─── Exercise materials
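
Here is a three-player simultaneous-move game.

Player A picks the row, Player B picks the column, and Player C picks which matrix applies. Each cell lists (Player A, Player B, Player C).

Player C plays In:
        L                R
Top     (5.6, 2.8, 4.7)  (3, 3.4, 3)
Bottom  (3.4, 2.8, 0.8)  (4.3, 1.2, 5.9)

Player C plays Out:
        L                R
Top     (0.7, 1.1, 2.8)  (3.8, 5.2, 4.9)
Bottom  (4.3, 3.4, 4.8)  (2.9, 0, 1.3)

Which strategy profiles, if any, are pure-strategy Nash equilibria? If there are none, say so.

The pure Nash equilibria are (Top, R, Out) and (Bottom, L, Out).

Player A against (L, In): payoffs 5.6, 3.4 → best response Top.
Player A against (L, Out): payoffs 0.7, 4.3 → best response Bottom.
Player A against (R, In): payoffs 3, 4.3 → best response Bottom.
Player A against (R, Out): payoffs 3.8, 2.9 → best response Top.
Player B against (Top, In): payoffs 2.8, 3.4 → best response R.
Player B against (Top, Out): payoffs 1.1, 5.2 → best response R.
Player B against (Bottom, In): payoffs 2.8, 1.2 → best response L.
Player B against (Bottom, Out): payoffs 3.4, 0 → best response L.
Player C against (Top, L): payoffs 4.7, 2.8 → best response In.
Player C against (Top, R): payoffs 3, 4.9 → best response Out.
Player C against (Bottom, L): payoffs 0.8, 4.8 → best response Out.
Player C against (Bottom, R): payoffs 5.9, 1.3 → best response In.
Mutual best responses: (Top, R, Out); (Bottom, L, Out).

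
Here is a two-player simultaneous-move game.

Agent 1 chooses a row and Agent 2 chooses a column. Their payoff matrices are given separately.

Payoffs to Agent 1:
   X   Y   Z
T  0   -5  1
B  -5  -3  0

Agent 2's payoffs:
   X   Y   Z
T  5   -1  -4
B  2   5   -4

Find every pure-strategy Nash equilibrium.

Agent 1 against X: payoffs 0, -5 → best response T.
Agent 1 against Y: payoffs -5, -3 → best response B.
Agent 1 against Z: payoffs 1, 0 → best response T.
Agent 2 against T: payoffs 5, -1, -4 → best response X.
Agent 2 against B: payoffs 2, 5, -4 → best response Y.
Mutual best responses: (T, X); (B, Y).

Pure-strategy Nash equilibria: (T, X) and (B, Y)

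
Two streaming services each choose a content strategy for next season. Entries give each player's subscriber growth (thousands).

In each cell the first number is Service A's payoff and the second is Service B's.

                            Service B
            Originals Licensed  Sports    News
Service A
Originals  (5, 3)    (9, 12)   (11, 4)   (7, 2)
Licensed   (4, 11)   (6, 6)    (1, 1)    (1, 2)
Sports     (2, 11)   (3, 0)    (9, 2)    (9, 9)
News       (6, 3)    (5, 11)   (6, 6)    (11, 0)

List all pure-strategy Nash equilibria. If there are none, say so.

(Originals, Licensed)

Service A against Originals: payoffs 5, 4, 2, 6 → best response News.
Service A against Licensed: payoffs 9, 6, 3, 5 → best response Originals.
Service A against Sports: payoffs 11, 1, 9, 6 → best response Originals.
Service A against News: payoffs 7, 1, 9, 11 → best response News.
Service B against Originals: payoffs 3, 12, 4, 2 → best response Licensed.
Service B against Licensed: payoffs 11, 6, 1, 2 → best response Originals.
Service B against Sports: payoffs 11, 0, 2, 9 → best response Originals.
Service B against News: payoffs 3, 11, 6, 0 → best response Licensed.
Mutual best responses: (Originals, Licensed).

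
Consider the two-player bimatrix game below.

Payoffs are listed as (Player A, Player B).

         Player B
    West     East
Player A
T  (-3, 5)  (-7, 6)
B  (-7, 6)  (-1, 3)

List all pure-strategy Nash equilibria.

Player A against West: payoffs -3, -7 → best response T.
Player A against East: payoffs -7, -1 → best response B.
Player B against T: payoffs 5, 6 → best response East.
Player B against B: payoffs 6, 3 → best response West.
No profile is a mutual best response for all players.

There is no pure-strategy Nash equilibrium.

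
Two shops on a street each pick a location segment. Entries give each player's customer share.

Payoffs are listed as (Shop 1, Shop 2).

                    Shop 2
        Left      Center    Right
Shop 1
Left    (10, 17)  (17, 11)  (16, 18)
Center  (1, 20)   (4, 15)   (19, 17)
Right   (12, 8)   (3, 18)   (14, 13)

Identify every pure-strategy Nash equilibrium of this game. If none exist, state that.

Shop 1 against Left: payoffs 10, 1, 12 → best response Right.
Shop 1 against Center: payoffs 17, 4, 3 → best response Left.
Shop 1 against Right: payoffs 16, 19, 14 → best response Center.
Shop 2 against Left: payoffs 17, 11, 18 → best response Right.
Shop 2 against Center: payoffs 20, 15, 17 → best response Left.
Shop 2 against Right: payoffs 8, 18, 13 → best response Center.
No profile is a mutual best response for all players.

There is no pure-strategy Nash equilibrium.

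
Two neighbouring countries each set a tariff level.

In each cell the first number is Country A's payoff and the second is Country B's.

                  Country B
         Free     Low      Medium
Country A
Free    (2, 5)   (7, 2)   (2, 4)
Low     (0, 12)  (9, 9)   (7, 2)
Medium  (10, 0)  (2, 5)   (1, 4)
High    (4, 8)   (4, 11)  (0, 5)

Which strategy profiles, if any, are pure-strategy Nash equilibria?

Country A against Free: payoffs 2, 0, 10, 4 → best response Medium.
Country A against Low: payoffs 7, 9, 2, 4 → best response Low.
Country A against Medium: payoffs 2, 7, 1, 0 → best response Low.
Country B against Free: payoffs 5, 2, 4 → best response Free.
Country B against Low: payoffs 12, 9, 2 → best response Free.
Country B against Medium: payoffs 0, 5, 4 → best response Low.
Country B against High: payoffs 8, 11, 5 → best response Low.
No profile is a mutual best response for all players.

This game has no pure Nash equilibrium.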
──────
**Aim of the exercise:**
Show every line of the listing in which the string "column" can be found.

**Written reply:**
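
Player A picks the row, Player B picks the column, and Player C picks which matrix applies. Each cell lists (Player A, Player B, Player C).
Agent 1 chooses a row and Agent 2 chooses a column. Their payoff matrices are given separately.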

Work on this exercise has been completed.